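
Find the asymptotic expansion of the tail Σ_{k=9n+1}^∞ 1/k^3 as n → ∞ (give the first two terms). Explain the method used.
Σ_{k>9n} 1/k^3 = 1/(2 · (9n)^2) − 1/(2 · (9n)^3) + O(1/(9n)^4)

Compare to the integral: ∫_{9n}^∞ x^(−3) dx = [−x^(−2)/2]_{9n}^∞ = 1/((3−1)·(9n)^2). The Euler-Maclaurin correction adds −f(9n)/2 = −1/(2·(9n)^3). Euler-Maclaurin then gives
  Σ_{k>9n} 1/k^3 = ∫_{9n}^∞ dx/x^3 − 1/(2·(9n)^3) + O(1/(9n)^4).
(Equivalently this is ζ(3) − Σ_{k≤9n} 1/k^3.)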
# # #
**What you need to do:** From the listing above, extract every line exactly as it stands.

**Result of the exercise:**
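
Find the asymptotic expansion of the tail Σ_{k=9n+1}^∞ 1/k^3 as n → ∞ (give the first two terms). Explain the method used.
Σ_{k>9n} 1/k^3 = 1/(2 · (9n)^2) − 1/(2 · (9n)^3) + O(1/(9n)^4)

Compare to the integral: ∫_{9n}^∞ x^(−3) dx = [−x^(−2)/2]_{9n}^∞ = 1/((3−1)·(9n)^2). The Euler-Maclaurin correction adds −f(9n)/2 = −1/(2·(9n)^3). Euler-Maclaurin then gives
  Σ_{k>9n} 1/k^3 = ∫_{9n}^∞ dx/x^3 − 1/(2·(9n)^3) + O(1/(9n)^4).
(Equivalently this is ζ(3) − Σ_{k≤9n} 1/k^3.)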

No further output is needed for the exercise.